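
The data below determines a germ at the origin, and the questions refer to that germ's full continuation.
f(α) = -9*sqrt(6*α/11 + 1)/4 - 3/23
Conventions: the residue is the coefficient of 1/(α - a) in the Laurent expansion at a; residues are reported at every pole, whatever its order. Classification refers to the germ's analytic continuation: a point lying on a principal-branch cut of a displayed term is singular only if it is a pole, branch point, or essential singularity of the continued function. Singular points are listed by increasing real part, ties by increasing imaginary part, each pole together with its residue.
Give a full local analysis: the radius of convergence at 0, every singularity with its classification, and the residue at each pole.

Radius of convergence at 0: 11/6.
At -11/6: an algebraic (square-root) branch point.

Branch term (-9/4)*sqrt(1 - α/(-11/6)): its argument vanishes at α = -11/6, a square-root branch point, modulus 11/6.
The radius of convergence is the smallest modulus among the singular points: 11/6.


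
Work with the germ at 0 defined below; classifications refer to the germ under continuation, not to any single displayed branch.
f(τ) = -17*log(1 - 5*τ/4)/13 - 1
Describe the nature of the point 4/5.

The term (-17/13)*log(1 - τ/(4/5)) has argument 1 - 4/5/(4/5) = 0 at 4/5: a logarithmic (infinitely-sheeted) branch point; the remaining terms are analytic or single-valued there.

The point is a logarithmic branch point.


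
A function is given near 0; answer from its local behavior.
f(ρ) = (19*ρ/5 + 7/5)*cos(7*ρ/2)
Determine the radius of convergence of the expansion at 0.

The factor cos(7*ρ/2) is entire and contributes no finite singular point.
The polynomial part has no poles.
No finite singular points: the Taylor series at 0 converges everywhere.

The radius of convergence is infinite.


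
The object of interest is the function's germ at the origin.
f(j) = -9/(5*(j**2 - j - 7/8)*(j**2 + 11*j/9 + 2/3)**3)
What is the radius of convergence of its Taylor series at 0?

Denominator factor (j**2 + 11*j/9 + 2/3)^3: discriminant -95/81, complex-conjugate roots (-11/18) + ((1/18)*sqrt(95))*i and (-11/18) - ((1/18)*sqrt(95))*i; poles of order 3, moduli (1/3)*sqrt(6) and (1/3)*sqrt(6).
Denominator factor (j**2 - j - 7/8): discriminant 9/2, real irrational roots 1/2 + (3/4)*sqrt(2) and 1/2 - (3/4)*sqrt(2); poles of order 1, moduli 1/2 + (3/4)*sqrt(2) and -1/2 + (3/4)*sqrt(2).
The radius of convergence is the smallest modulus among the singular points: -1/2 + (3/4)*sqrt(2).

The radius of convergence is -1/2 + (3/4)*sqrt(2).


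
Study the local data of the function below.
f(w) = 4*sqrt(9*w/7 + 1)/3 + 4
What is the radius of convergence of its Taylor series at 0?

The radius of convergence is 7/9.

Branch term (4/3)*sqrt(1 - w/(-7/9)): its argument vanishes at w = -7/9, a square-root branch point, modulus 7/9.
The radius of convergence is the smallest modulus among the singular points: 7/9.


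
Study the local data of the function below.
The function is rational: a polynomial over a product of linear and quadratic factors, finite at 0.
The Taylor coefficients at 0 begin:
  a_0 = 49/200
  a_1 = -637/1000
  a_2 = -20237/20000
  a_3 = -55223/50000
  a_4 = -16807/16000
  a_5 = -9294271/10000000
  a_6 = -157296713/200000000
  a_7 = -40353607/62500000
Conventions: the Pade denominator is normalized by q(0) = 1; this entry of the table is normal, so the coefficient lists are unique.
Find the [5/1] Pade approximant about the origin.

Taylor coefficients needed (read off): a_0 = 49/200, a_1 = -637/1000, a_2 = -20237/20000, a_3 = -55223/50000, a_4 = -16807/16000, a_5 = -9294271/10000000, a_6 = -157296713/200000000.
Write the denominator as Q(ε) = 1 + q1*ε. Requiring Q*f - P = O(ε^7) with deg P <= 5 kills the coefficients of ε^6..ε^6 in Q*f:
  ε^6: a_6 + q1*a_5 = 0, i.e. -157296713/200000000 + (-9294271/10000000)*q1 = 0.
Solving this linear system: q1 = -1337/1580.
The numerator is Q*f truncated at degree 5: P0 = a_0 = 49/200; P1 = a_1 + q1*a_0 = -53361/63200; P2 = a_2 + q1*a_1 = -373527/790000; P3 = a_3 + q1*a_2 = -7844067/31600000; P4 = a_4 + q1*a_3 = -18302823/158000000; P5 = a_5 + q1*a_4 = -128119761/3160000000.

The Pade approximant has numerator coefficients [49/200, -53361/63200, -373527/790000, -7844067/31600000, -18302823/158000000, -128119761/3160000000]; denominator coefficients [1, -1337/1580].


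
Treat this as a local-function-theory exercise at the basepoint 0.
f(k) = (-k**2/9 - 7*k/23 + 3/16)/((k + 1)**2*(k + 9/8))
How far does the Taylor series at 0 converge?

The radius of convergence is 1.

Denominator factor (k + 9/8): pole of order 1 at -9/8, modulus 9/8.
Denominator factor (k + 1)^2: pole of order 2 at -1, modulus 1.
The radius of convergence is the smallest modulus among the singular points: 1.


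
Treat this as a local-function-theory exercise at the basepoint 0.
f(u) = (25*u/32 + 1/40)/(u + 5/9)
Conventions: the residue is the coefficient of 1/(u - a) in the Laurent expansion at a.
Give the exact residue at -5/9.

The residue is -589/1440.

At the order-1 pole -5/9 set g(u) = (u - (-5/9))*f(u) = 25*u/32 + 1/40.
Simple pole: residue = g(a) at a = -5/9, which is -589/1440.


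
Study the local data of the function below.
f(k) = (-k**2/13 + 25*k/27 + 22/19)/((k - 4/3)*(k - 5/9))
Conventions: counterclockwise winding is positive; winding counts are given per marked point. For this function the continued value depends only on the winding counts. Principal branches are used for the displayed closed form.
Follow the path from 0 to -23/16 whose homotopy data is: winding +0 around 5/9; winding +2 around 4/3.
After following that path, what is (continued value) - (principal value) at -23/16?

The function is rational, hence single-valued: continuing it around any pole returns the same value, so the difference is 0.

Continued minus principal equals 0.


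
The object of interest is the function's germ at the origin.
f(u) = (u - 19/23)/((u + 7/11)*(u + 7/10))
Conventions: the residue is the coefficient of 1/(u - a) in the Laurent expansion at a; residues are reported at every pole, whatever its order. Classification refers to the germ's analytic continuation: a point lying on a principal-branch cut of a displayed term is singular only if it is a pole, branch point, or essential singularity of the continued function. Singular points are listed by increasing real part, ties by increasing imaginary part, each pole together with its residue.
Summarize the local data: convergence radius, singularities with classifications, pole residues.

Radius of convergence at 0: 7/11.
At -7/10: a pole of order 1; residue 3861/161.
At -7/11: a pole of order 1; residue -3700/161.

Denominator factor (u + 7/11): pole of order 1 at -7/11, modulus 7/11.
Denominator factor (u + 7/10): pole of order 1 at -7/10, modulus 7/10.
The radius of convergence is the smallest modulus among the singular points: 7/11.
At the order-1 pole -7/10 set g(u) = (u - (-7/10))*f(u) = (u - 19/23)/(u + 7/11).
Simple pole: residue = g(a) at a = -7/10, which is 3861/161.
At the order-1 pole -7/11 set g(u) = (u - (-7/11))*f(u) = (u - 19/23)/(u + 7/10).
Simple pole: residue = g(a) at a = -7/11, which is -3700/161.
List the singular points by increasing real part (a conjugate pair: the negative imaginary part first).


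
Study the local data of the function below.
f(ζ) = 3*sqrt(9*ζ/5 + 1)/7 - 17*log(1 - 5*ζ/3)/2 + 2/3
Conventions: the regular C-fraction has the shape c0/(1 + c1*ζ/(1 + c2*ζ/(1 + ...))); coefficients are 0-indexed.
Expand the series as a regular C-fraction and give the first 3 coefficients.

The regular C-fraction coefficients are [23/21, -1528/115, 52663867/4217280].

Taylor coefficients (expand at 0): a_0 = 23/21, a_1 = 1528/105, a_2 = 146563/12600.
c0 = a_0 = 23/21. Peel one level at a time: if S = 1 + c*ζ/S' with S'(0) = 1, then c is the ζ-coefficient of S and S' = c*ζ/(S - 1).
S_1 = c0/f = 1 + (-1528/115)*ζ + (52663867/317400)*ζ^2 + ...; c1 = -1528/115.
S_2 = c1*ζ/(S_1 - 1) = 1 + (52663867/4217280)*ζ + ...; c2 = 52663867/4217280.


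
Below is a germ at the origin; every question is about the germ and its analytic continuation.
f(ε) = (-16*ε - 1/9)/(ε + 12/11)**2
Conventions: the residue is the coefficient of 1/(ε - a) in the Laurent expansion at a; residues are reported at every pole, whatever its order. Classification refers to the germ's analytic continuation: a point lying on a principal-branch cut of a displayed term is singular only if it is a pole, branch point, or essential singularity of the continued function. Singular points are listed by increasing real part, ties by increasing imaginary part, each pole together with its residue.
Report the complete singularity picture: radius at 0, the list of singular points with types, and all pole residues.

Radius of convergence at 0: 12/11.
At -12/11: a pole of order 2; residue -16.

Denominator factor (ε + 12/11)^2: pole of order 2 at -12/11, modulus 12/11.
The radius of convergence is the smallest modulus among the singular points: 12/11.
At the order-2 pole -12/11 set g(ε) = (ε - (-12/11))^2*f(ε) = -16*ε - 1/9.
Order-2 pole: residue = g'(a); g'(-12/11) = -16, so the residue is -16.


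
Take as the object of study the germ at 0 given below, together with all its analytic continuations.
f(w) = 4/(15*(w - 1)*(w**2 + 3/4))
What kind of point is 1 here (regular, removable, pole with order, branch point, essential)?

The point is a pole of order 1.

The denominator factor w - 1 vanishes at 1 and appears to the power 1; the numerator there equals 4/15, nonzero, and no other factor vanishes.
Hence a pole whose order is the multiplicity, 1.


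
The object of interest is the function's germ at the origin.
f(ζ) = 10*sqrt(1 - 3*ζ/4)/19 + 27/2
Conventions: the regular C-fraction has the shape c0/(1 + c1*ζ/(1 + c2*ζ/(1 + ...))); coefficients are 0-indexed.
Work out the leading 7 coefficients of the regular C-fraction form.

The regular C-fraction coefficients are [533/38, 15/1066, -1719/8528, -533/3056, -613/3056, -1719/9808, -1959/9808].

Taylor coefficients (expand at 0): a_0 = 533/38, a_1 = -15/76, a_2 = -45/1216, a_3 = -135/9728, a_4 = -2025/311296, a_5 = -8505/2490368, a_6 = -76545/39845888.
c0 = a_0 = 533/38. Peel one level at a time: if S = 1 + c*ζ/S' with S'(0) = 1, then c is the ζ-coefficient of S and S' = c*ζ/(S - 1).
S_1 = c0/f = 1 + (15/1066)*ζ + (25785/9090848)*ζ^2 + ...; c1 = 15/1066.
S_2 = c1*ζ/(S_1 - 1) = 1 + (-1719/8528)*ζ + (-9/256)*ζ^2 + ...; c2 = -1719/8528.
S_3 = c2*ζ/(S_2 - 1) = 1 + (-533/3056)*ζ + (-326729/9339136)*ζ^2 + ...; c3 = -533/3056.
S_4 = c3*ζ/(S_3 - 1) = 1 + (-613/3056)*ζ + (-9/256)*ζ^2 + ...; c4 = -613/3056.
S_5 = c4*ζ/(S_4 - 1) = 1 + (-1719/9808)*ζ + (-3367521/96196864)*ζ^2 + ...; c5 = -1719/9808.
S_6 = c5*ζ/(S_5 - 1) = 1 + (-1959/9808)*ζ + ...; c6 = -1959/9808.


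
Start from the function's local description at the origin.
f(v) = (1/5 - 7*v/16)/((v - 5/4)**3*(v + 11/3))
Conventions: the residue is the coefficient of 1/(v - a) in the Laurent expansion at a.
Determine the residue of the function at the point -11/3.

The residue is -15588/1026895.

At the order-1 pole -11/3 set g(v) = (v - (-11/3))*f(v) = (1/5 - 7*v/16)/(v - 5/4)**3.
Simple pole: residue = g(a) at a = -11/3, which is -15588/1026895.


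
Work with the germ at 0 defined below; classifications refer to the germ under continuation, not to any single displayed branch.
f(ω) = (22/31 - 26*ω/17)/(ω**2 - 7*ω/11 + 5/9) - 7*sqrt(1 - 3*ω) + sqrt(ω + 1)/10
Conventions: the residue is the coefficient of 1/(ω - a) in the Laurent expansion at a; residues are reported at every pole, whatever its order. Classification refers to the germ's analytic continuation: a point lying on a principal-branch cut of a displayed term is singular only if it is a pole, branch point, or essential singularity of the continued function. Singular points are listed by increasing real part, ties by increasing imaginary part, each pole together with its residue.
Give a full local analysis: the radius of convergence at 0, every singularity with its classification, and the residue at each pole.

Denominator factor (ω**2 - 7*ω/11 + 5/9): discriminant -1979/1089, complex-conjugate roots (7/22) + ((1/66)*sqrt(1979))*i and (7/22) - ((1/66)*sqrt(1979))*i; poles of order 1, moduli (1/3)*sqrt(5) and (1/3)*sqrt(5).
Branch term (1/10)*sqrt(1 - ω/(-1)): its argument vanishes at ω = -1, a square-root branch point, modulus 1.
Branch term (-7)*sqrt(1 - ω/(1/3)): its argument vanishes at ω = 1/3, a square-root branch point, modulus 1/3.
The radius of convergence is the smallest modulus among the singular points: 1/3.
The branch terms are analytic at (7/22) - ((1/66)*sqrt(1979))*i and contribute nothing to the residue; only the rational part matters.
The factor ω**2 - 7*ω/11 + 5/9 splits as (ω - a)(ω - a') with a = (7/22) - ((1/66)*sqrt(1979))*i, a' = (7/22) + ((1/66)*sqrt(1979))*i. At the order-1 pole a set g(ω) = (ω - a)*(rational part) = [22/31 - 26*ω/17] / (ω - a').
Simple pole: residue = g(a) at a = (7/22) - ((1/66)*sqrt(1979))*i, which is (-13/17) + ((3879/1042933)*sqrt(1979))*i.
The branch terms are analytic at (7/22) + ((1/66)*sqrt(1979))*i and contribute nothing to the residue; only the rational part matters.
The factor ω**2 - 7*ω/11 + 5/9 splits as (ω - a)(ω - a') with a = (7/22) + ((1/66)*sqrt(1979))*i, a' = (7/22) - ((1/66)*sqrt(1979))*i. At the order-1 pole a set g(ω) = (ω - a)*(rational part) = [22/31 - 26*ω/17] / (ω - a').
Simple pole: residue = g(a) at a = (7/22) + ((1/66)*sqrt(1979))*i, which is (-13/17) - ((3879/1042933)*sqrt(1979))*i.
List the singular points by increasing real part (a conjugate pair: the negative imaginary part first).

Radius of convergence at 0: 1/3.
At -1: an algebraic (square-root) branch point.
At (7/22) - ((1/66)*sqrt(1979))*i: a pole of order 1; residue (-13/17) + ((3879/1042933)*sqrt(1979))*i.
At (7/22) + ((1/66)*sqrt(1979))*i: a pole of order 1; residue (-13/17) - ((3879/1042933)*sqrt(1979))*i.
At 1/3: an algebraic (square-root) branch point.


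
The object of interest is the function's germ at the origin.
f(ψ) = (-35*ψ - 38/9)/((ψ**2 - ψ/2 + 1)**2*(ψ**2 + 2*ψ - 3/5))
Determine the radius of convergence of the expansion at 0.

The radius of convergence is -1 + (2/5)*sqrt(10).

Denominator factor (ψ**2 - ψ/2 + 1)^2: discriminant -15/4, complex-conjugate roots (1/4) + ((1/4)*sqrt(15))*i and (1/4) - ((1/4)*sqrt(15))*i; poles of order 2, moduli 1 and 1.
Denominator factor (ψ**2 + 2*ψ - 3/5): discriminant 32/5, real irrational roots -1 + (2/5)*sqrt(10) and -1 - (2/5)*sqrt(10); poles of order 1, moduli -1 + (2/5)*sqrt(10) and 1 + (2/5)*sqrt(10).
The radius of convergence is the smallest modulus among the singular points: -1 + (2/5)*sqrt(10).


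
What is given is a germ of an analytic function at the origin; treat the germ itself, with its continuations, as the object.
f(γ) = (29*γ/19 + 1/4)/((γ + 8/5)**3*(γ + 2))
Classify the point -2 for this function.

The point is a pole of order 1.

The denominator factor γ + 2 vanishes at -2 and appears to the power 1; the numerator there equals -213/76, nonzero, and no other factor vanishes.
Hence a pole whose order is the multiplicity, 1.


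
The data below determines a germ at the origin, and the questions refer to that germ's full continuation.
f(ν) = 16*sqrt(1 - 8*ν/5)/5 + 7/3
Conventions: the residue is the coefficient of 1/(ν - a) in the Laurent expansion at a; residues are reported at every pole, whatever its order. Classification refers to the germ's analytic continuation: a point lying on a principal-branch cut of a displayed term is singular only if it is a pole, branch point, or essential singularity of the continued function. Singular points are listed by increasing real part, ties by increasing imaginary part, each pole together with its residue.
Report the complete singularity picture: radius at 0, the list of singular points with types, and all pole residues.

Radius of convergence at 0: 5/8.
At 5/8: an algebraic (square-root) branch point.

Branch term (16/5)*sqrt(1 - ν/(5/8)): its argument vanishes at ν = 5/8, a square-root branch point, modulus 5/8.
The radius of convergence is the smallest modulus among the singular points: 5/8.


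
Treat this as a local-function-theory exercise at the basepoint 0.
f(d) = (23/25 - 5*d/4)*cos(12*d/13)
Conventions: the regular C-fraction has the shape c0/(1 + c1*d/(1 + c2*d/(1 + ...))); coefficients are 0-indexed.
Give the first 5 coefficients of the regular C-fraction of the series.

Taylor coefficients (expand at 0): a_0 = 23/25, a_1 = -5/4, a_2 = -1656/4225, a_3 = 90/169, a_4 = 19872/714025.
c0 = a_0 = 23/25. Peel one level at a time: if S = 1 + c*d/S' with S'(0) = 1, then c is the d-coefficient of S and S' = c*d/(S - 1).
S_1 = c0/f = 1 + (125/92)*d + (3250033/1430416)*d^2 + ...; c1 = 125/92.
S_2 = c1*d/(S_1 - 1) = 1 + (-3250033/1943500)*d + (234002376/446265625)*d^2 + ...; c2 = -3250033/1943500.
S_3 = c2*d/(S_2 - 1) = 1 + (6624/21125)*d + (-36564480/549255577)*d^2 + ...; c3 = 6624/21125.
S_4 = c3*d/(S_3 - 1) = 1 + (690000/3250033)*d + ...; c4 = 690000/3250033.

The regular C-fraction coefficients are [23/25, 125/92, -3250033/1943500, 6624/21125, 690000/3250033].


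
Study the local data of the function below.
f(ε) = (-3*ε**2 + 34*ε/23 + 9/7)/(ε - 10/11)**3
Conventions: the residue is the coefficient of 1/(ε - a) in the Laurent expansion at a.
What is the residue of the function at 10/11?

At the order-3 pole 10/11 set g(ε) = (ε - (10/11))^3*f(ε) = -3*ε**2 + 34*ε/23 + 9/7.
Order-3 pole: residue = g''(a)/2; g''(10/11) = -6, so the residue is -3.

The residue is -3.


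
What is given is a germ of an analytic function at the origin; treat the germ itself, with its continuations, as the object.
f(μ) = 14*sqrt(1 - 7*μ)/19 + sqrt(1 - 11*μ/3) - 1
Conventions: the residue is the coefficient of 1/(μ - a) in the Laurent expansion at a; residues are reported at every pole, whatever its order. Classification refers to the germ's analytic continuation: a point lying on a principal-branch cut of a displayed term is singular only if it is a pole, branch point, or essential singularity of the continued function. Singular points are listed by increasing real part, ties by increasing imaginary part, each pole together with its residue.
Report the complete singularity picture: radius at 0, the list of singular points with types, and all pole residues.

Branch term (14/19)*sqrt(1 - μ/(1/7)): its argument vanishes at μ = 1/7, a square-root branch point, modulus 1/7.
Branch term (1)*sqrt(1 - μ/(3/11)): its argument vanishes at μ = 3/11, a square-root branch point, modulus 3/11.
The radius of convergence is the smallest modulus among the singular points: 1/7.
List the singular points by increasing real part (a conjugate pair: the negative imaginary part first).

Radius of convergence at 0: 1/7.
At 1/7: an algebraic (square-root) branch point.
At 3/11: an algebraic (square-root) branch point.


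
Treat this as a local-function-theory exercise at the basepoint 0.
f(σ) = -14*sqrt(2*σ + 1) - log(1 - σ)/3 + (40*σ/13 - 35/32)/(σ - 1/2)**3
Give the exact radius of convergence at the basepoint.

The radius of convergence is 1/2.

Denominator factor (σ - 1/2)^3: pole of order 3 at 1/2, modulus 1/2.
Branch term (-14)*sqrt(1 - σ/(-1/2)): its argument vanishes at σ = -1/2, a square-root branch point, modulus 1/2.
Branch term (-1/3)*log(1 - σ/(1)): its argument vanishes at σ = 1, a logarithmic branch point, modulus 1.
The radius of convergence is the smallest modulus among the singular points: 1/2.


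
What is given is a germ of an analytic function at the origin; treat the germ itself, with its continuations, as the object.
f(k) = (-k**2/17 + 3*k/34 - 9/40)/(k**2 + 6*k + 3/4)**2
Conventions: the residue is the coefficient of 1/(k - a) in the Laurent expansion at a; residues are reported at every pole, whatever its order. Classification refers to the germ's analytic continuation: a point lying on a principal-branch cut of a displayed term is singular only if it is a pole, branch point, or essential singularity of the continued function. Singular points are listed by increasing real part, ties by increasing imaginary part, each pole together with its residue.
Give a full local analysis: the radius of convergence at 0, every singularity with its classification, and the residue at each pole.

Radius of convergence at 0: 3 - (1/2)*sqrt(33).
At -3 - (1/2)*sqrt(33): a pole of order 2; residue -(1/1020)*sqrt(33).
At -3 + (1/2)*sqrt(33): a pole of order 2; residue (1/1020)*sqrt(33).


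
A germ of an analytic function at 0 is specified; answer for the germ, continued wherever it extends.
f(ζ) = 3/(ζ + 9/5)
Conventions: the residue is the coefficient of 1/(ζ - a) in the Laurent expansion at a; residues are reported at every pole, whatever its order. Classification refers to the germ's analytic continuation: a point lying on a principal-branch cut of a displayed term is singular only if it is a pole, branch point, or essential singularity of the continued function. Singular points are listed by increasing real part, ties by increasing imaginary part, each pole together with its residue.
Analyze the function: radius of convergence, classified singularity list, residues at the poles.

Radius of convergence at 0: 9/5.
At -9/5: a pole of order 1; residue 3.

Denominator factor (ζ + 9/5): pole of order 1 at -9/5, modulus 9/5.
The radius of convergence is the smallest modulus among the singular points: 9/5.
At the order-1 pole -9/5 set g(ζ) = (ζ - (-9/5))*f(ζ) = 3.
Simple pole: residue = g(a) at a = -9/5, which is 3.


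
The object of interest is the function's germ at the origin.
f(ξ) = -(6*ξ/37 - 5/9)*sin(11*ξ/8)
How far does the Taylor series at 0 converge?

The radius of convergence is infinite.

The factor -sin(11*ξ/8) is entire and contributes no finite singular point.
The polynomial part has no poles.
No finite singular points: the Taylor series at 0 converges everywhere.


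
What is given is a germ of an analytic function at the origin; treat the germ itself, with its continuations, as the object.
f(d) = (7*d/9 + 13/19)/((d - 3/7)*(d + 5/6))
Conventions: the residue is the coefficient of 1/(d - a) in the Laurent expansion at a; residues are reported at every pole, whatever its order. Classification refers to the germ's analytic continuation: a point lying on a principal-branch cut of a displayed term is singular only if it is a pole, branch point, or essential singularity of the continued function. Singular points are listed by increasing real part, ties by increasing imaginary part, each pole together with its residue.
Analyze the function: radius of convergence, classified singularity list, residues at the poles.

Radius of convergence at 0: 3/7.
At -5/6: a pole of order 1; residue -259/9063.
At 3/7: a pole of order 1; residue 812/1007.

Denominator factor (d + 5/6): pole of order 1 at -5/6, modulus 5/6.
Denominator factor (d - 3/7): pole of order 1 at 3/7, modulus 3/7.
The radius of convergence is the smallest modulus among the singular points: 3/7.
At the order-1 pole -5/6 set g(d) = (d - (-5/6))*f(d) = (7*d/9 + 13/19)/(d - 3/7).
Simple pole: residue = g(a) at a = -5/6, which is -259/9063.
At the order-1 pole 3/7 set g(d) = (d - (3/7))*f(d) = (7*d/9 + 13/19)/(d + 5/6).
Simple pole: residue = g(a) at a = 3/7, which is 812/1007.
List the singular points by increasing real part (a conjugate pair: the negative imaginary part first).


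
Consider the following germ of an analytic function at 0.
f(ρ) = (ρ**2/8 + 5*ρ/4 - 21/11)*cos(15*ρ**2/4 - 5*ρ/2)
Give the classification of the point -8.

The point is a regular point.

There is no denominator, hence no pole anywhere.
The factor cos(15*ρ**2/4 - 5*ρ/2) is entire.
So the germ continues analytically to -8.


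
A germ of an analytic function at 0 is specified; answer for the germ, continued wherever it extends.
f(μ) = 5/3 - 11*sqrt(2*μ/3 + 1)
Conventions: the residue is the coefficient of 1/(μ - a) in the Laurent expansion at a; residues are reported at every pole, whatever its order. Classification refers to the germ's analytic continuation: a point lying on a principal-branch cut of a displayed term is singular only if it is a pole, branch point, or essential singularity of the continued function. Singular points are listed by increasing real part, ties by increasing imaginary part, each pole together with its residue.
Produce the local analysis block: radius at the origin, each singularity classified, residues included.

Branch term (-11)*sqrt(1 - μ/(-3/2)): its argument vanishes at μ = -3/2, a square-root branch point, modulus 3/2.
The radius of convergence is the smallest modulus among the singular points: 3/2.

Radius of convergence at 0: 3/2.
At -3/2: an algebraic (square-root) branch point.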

#### [What you should do]
Scan the material above for the string "from" and return the lines that hold it.

#### [Worked solution]
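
A function is given near 0; answer from its local behavior.
Follow the path from 0 to -23/16 whose homotopy data is: winding +0 around 5/9; winding +2 around 4/3.
Start from the function's local description at the origin.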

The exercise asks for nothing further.